*** RECORDED INFORMATION Section Begins ***

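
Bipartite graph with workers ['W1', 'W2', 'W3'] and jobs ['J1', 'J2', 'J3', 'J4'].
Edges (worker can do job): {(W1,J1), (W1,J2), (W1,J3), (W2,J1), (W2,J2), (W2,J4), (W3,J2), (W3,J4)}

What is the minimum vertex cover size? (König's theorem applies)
Minimum vertex cover size = 3

By König's theorem: in bipartite graphs,
min vertex cover = max matching = 3

Maximum matching has size 3, so minimum vertex cover also has size 3.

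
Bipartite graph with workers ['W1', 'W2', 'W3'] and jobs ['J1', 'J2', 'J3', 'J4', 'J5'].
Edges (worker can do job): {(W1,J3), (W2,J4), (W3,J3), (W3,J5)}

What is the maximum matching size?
Maximum matching size = 3

Maximum matching: {(W1,J3), (W2,J4), (W3,J5)}
Size: 3

This assigns 3 workers to 3 distinct jobs.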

*** RECORDED INFORMATION Section Ends ***

Return each line of the data exactly as it was given.

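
Bipartite graph with workers ['W1', 'W2', 'W3'] and jobs ['J1', 'J2', 'J3', 'J4'].
Edges (worker can do job): {(W1,J1), (W1,J2), (W1,J3), (W2,J1), (W2,J2), (W2,J4), (W3,J2), (W3,J4)}

What is the minimum vertex cover size? (König's theorem applies)
Minimum vertex cover size = 3

By König's theorem: in bipartite graphs,
min vertex cover = max matching = 3

Maximum matching has size 3, so minimum vertex cover also has size 3.

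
Bipartite graph with workers ['W1', 'W2', 'W3'] and jobs ['J1', 'J2', 'J3', 'J4', 'J5'].
Edges (worker can do job): {(W1,J3), (W2,J4), (W3,J3), (W3,J5)}

What is the maximum matching size?
Maximum matching size = 3

Maximum matching: {(W1,J3), (W2,J4), (W3,J5)}
Size: 3

This assigns 3 workers to 3 distinct jobs.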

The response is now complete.